> [Dataset excerpts]:
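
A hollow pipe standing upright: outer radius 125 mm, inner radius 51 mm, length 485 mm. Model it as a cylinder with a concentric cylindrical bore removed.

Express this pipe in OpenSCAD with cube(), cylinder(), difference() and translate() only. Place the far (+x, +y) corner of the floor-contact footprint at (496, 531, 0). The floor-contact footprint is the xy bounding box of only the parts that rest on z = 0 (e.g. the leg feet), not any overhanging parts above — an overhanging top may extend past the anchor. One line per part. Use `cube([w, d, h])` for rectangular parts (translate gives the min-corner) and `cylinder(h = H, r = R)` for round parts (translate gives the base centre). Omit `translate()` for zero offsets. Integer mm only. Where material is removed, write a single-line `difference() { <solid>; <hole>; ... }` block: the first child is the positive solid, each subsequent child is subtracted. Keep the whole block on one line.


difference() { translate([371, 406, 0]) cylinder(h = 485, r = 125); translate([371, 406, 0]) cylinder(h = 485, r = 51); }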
...
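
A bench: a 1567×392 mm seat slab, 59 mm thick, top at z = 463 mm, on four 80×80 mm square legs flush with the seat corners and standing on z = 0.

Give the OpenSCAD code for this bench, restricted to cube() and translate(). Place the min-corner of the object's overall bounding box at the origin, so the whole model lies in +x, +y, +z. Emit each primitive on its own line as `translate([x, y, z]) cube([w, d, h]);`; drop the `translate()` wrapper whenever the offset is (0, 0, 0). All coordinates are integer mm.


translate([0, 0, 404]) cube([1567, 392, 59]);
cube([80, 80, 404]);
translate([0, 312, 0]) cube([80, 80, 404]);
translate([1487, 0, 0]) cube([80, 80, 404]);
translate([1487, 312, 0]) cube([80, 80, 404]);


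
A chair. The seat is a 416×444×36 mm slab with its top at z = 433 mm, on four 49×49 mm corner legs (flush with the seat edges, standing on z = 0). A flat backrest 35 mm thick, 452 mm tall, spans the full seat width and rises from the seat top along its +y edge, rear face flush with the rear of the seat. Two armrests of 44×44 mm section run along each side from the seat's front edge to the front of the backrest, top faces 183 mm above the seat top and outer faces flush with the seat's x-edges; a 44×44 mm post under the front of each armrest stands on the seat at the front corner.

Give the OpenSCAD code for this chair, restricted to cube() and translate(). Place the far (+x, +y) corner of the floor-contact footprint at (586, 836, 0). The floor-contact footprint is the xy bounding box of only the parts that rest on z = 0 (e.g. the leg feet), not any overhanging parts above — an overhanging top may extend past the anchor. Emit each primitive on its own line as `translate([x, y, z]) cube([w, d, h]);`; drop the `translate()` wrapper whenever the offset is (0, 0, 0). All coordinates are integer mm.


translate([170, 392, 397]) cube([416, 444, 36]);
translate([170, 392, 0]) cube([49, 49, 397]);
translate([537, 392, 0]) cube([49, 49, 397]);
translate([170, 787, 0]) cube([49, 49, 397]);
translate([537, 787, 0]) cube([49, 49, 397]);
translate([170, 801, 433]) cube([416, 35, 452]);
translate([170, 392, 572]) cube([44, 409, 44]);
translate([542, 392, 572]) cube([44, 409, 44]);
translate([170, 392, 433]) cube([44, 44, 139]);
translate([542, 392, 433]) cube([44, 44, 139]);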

> [What is needed]:
Take exactly the lines from the one containing "A bench: a 1567×392" through the one containing "A chair. The" in the data above, and output them with nothing added.

> [Response for this exercise]:
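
A bench: a 1567×392 mm seat slab, 59 mm thick, top at z = 463 mm, on four 80×80 mm square legs flush with the seat corners and standing on z = 0.

Give the OpenSCAD code for this bench, restricted to cube() and translate(). Place the min-corner of the object's overall bounding box at the origin, so the whole model lies in +x, +y, +z. Emit each primitive on its own line as `translate([x, y, z]) cube([w, d, h]);`; drop the `translate()` wrapper whenever the offset is (0, 0, 0). All coordinates are integer mm.


translate([0, 0, 404]) cube([1567, 392, 59]);
cube([80, 80, 404]);
translate([0, 312, 0]) cube([80, 80, 404]);
translate([1487, 0, 0]) cube([80, 80, 404]);
translate([1487, 312, 0]) cube([80, 80, 404]);


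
A chair. The seat is a 416×444×36 mm slab with its top at z = 433 mm, on four 49×49 mm corner legs (flush with the seat edges, standing on z = 0). A flat backrest 35 mm thick, 452 mm tall, spans the full seat width and rises from the seat top along its +y edge, rear face flush with the rear of the seat. Two armrests of 44×44 mm section run along each side from the seat's front edge to the front of the backrest, top faces 183 mm above the seat top and outer faces flush with the seat's x-edges; a 44×44 mm post under the front of each armrest stands on the seat at the front corner.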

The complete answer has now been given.